[Study material — start]
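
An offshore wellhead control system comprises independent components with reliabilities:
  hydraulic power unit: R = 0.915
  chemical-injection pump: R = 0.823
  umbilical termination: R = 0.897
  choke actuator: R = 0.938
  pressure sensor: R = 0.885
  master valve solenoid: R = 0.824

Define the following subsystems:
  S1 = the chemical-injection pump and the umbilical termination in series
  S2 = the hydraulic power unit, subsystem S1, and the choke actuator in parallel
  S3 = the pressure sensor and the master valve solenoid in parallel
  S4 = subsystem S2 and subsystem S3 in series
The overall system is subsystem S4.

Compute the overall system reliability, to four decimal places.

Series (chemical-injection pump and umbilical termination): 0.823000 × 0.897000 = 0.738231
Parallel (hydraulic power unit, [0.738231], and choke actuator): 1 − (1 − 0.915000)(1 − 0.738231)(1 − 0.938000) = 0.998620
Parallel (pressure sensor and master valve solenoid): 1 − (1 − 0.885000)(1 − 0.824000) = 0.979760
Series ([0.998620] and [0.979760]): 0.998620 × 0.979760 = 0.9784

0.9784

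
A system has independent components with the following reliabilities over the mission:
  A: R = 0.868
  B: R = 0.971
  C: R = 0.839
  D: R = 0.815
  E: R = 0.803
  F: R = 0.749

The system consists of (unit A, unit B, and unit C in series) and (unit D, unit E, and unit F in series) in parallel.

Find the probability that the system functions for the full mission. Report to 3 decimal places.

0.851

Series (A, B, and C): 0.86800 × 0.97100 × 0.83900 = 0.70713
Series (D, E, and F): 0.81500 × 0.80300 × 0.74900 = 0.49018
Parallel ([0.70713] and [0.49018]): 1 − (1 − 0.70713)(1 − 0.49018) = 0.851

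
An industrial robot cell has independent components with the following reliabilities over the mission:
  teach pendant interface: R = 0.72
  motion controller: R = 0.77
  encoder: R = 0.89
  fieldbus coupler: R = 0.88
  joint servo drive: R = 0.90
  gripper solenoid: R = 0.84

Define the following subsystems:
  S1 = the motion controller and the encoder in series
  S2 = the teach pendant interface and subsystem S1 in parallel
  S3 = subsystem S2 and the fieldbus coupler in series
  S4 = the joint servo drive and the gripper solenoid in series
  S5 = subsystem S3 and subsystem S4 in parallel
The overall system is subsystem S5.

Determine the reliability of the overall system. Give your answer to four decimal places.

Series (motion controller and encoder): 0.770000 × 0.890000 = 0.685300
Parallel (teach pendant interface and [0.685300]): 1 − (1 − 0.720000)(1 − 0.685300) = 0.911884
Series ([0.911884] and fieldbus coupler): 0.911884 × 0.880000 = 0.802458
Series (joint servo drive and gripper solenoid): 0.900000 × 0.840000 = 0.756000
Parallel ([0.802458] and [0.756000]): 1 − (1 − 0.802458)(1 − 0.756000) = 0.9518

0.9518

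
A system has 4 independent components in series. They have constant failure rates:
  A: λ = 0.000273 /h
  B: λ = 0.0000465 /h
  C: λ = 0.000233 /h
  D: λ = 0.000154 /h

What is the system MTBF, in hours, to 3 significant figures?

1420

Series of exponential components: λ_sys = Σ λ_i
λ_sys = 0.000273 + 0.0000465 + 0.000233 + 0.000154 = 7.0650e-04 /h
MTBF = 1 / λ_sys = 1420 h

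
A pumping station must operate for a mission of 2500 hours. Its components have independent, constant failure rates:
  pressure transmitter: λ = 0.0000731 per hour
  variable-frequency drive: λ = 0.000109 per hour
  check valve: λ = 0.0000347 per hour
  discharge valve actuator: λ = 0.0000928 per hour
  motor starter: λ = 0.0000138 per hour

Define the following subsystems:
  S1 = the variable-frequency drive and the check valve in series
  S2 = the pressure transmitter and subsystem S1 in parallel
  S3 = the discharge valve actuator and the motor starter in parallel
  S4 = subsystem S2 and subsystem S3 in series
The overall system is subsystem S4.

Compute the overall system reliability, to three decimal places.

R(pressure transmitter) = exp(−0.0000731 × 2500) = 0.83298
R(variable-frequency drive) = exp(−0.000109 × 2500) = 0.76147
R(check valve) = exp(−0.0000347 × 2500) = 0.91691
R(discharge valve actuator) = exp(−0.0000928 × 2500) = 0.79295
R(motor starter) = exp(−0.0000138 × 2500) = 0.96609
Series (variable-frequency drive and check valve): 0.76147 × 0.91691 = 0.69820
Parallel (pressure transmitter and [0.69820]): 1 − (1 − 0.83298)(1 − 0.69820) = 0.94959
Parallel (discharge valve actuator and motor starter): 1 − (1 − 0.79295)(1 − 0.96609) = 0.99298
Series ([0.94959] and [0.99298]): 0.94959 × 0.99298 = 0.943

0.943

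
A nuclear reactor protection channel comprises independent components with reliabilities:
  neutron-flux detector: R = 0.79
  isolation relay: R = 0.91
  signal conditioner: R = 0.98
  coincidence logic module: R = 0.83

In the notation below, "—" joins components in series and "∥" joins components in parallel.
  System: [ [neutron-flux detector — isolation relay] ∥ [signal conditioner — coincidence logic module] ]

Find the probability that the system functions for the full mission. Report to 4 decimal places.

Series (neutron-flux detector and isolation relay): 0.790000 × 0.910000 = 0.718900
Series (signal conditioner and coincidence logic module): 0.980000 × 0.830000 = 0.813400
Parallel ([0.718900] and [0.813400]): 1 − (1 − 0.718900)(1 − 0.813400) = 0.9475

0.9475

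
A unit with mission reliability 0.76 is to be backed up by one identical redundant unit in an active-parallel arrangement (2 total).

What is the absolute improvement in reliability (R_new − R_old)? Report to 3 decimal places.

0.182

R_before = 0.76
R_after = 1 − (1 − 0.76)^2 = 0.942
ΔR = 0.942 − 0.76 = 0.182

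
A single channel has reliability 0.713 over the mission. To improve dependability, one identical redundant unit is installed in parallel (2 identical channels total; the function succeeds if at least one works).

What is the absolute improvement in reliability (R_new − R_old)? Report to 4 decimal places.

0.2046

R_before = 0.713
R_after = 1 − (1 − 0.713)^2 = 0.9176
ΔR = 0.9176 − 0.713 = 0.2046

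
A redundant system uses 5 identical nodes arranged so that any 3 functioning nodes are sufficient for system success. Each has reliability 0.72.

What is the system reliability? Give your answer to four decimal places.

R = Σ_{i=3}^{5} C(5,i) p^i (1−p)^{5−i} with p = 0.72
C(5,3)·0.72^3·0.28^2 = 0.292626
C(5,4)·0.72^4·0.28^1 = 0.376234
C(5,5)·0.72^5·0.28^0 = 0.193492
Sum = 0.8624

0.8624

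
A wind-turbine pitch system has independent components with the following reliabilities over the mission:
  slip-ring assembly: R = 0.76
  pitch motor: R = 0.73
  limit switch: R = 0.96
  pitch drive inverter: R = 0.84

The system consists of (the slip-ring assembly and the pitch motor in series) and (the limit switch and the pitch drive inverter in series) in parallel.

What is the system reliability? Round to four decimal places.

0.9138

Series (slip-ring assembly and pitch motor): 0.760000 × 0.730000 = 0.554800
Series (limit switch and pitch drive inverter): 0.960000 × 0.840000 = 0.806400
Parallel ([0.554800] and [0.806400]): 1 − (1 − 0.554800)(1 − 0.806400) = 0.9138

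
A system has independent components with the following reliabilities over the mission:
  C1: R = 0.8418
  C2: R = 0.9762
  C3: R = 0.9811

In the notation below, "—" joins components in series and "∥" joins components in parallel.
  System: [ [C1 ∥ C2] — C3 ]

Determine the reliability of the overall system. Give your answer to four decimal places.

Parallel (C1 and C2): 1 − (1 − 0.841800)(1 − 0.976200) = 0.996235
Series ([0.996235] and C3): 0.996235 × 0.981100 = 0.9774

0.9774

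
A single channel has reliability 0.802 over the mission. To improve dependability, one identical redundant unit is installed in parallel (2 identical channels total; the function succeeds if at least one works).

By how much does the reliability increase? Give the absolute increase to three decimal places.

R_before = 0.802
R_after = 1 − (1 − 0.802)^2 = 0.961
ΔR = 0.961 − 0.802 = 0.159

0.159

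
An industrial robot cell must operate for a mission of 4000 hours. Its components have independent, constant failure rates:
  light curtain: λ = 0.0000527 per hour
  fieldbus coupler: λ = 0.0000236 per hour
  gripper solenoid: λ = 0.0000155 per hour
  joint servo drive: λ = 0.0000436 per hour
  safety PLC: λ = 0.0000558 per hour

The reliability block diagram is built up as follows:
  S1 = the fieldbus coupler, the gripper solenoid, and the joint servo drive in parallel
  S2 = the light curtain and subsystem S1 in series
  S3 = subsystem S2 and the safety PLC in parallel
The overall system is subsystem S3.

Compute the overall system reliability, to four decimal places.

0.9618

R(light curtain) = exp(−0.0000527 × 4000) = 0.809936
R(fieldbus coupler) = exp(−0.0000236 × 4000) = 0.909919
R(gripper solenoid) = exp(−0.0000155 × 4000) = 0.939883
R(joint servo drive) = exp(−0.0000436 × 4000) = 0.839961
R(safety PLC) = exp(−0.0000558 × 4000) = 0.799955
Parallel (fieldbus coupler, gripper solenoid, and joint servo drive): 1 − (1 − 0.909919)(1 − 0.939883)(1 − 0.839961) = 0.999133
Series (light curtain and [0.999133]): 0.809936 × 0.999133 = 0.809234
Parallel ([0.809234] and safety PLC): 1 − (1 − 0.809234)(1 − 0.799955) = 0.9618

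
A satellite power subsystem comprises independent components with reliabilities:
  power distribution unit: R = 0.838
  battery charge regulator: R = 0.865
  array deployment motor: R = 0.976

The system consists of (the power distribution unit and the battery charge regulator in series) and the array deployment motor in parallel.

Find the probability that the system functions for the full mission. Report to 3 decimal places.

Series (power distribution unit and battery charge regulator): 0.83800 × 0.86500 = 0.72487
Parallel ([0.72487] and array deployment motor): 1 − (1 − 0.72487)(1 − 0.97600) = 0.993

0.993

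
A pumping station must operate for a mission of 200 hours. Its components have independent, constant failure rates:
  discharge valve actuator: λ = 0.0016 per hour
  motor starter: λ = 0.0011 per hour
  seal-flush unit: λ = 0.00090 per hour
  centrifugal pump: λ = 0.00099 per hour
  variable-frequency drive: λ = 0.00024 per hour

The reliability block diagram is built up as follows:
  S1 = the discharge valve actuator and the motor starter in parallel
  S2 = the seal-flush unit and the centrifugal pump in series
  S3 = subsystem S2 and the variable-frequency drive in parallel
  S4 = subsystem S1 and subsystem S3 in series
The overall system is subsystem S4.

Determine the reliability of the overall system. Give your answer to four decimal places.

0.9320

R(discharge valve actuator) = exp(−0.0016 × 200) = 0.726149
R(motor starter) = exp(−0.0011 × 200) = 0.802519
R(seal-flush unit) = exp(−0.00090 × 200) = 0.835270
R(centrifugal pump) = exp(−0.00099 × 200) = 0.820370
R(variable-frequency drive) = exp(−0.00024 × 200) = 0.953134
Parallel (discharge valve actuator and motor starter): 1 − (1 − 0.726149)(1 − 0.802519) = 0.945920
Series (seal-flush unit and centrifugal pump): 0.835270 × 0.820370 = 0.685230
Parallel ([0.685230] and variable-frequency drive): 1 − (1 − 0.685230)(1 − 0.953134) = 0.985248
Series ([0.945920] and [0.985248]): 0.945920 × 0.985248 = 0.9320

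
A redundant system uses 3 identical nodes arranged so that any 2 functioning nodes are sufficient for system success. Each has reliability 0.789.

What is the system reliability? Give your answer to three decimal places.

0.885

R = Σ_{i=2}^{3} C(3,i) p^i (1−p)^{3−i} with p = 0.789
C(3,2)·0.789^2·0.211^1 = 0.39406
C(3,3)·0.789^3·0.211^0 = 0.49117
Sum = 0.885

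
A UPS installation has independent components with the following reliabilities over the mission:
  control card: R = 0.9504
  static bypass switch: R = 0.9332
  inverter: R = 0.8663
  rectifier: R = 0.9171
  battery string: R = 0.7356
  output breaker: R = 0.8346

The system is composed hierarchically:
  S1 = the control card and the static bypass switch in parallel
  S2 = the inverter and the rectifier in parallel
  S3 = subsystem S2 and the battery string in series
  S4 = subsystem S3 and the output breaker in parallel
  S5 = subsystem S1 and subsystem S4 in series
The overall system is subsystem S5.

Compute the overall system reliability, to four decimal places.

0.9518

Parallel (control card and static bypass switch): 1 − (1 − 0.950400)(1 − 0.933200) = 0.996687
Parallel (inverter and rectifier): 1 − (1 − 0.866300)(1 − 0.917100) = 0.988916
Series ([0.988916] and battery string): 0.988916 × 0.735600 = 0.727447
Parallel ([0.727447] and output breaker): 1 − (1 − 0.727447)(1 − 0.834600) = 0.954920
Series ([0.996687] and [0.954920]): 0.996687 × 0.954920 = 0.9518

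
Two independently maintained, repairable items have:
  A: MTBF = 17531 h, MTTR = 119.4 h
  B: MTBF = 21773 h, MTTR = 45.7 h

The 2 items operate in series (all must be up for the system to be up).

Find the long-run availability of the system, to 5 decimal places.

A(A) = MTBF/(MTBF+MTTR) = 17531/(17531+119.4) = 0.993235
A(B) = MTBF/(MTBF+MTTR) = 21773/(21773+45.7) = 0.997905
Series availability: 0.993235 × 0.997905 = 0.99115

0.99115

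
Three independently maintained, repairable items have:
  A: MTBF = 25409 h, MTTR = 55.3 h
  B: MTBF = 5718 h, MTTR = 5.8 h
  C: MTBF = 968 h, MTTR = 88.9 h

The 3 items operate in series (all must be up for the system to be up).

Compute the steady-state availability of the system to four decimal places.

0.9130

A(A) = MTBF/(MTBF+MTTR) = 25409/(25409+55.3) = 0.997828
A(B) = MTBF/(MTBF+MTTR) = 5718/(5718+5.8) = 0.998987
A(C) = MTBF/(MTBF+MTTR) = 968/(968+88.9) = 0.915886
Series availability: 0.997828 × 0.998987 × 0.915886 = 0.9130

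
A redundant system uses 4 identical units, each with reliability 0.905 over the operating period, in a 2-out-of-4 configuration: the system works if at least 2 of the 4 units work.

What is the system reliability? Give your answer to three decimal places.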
[Study material — finish]
## [Problem description]
Starting with the line that contains "C: MTBF = 968 h, MTTR = 88.9 h", copy each line through the end of the data exactly, and leave out all earlier lines.

## [Your solution]
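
  C: MTBF = 968 h, MTTR = 88.9 h

The 3 items operate in series (all must be up for the system to be up).

Compute the steady-state availability of the system to four decimal places.

0.9130

A(A) = MTBF/(MTBF+MTTR) = 25409/(25409+55.3) = 0.997828
A(B) = MTBF/(MTBF+MTTR) = 5718/(5718+5.8) = 0.998987
A(C) = MTBF/(MTBF+MTTR) = 968/(968+88.9) = 0.915886
Series availability: 0.997828 × 0.998987 × 0.915886 = 0.9130

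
A redundant system uses 4 identical units, each with reliability 0.905 over the operating period, in a 2-out-of-4 configuration: the system works if at least 2 of the 4 units work.

What is the system reliability? Give your answer to three decimal places.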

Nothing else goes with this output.